» WHAT YOU HAVE TO DO
For each line below that includes the word "superposition", make a copy.

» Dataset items

################

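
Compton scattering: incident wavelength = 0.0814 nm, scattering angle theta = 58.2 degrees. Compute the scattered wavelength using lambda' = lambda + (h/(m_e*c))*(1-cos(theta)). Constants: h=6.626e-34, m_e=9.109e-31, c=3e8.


Compton wavelength: h/(m_e*c) = 2.4247e-12 m
d_lambda = 2.4247e-12 * (1 - cos(58.2 deg))
= 2.4247e-12 * 0.473044
= 1.1470e-12 m = 0.001147 nm
lambda' = 0.0814 + 0.001147
= 0.082547 nm

0.082547


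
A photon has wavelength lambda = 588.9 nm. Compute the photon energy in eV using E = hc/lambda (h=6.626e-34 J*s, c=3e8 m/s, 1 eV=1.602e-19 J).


E = hc / lambda
= (6.626e-34)(3e8) / (588.9e-9)
= 1.9878e-25 / 5.8890e-07
= 3.3754e-19 J
Converting to eV: 3.3754e-19 / 1.602e-19
= 2.107 eV

2.107


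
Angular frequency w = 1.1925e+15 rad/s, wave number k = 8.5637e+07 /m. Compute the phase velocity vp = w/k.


vp = w / k
= 1.1925e+15 / 8.5637e+07
= 1.3925e+07 m/s

1.3925e+07


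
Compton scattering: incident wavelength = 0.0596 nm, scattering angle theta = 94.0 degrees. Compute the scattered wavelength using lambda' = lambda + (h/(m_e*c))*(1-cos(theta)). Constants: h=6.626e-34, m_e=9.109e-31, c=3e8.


Compton wavelength: h/(m_e*c) = 2.4247e-12 m
d_lambda = 2.4247e-12 * (1 - cos(94.0 deg))
= 2.4247e-12 * 1.069756
= 2.5938e-12 m = 0.002594 nm
lambda' = 0.0596 + 0.002594
= 0.062194 nm

0.062194


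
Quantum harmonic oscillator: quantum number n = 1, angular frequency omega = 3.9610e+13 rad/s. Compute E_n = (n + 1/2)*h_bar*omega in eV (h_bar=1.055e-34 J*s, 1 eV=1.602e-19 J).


E = (n + 1/2) * h_bar * omega
= (1 + 0.5) * 1.055e-34 * 3.9610e+13
= 1.5 * 4.1789e-21
= 6.2683e-21 J
= 0.0391 eV

0.0391


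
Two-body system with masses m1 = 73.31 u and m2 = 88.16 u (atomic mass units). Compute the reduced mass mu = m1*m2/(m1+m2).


mu = m1 * m2 / (m1 + m2)
= 73.31 * 88.16 / (73.31 + 88.16)
= 6463.0096 / 161.47
= 40.0261 u

40.0261


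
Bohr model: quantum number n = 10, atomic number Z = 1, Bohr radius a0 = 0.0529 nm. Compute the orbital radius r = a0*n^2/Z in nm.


r = a0 * n^2 / Z
= 0.0529 * 10^2 / 1
= 0.0529 * 100 / 1
= 5.29 nm

5.29


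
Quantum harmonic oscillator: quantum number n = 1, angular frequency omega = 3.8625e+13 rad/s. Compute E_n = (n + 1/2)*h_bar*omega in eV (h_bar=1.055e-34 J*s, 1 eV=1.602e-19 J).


E = (n + 1/2) * h_bar * omega
= (1 + 0.5) * 1.055e-34 * 3.8625e+13
= 1.5 * 4.0749e-21
= 6.1124e-21 J
= 0.0382 eV

0.0382


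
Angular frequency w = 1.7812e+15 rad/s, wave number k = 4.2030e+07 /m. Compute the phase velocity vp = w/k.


vp = w / k
= 1.7812e+15 / 4.2030e+07
= 4.2379e+07 m/s

4.2379e+07


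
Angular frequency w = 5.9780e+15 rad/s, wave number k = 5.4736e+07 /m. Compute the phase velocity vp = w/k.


vp = w / k
= 5.9780e+15 / 5.4736e+07
= 1.0922e+08 m/s

1.0922e+08


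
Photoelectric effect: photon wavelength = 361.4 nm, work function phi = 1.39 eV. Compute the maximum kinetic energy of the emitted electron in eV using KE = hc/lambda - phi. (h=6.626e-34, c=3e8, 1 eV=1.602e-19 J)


E_photon = hc / lambda
= (6.626e-34)(3e8) / (361.4e-9)
= 5.5003e-19 J
= 3.4334 eV
KE = E_photon - phi
= 3.4334 - 1.39
= 2.0434 eV

2.0434


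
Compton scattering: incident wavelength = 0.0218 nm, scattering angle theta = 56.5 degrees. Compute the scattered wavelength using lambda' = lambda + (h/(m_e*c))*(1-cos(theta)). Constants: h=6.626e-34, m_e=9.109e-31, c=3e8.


Compton wavelength: h/(m_e*c) = 2.4247e-12 m
d_lambda = 2.4247e-12 * (1 - cos(56.5 deg))
= 2.4247e-12 * 0.448063
= 1.0864e-12 m = 0.001086 nm
lambda' = 0.0218 + 0.001086
= 0.022886 nm

0.022886


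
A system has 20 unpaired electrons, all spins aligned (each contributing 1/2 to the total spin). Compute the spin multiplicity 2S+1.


Total spin S = N * (1/2) = 20 * 0.5 = 10.0
Spin multiplicity = 2S + 1
= 2 * 10.0 + 1
= 21

21


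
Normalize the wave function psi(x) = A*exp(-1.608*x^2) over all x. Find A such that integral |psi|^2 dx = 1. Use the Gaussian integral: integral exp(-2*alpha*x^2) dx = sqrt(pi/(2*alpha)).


integral |psi|^2 dx = A^2 * sqrt(pi/(2*alpha)) = 1
A^2 = sqrt(2*alpha/pi)
= sqrt(2 * 1.608 / pi)
= 1.011773
A = sqrt(1.011773)
= 1.0059

1.0059


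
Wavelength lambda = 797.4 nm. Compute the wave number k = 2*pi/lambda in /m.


k = 2 * pi / lambda
= 6.2832 / (797.4e-9)
= 6.2832 / 7.9740e-07
= 7.8796e+06 /m

7.8796e+06


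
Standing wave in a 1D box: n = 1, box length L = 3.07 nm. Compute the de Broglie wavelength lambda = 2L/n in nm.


lambda = 2L / n
= 2 * 3.07 / 1
= 6.14 / 1
= 6.14 nm

6.14


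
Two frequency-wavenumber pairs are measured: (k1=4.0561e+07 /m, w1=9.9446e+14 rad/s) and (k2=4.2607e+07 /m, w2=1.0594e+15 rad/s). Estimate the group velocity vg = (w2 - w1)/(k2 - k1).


vg = (w2 - w1) / (k2 - k1)
= (1.0594e+15 - 9.9446e+14) / (4.2607e+07 - 4.0561e+07)
= 6.4940e+13 / 2.0460e+06
= 3.1740e+07 m/s

3.1740e+07


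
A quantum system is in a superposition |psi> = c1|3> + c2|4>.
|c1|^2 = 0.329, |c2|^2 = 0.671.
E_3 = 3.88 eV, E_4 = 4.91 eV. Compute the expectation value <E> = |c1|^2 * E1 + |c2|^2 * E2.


<E> = |c1|^2 * E1 + |c2|^2 * E2
= 0.329 * 3.88 + 0.671 * 4.91
= 1.2765 + 3.2946
= 4.5711 eV

4.5711


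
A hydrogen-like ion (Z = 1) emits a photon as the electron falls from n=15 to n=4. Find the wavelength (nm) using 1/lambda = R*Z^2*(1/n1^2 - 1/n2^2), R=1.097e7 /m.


1/lambda = R * Z^2 * (1/n1^2 - 1/n2^2)
= 1.097e7 * 1^2 * (1/4^2 - 1/15^2)
= 1.097e7 * 1 * (0.0625 - 0.004444)
= 6.3687e+05 /m
lambda = 1 / 6.3687e+05
= 1570.1805 nm

1570.1805


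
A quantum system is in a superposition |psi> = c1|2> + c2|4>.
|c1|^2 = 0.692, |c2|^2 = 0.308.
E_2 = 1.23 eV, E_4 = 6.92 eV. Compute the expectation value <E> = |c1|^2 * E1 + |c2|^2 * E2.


<E> = |c1|^2 * E1 + |c2|^2 * E2
= 0.692 * 1.23 + 0.308 * 6.92
= 0.8512 + 2.1314
= 2.9825 eV

2.9825


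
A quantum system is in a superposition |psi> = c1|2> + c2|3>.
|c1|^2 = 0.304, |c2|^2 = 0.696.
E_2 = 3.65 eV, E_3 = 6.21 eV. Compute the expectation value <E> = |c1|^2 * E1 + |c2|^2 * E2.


<E> = |c1|^2 * E1 + |c2|^2 * E2
= 0.304 * 3.65 + 0.696 * 6.21
= 1.1096 + 4.3222
= 5.4318 eV

5.4318


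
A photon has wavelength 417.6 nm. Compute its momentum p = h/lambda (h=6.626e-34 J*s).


p = h / lambda
= 6.626e-34 / (417.6e-9)
= 6.626e-34 / 4.1760e-07
= 1.5867e-27 kg*m/s

1.5867e-27


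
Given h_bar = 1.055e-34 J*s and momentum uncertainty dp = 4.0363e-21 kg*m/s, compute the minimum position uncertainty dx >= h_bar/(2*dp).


dx = h_bar / (2 * dp)
= 1.055e-34 / (2 * 4.0363e-21)
= 1.055e-34 / 8.0726e-21
= 1.3069e-14 m

1.3069e-14


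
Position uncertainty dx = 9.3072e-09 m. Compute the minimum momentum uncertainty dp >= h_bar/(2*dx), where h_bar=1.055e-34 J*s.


dp = h_bar / (2 * dx)
= 1.055e-34 / (2 * 9.3072e-09)
= 1.055e-34 / 1.8614e-08
= 5.6677e-27 kg*m/s

5.6677e-27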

################

» EXERCISE ANSWER
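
A quantum system is in a superposition |psi> = c1|3> + c2|4>.
A quantum system is in a superposition |psi> = c1|2> + c2|4>.
A quantum system is in a superposition |psi> = c1|2> + c2|3>.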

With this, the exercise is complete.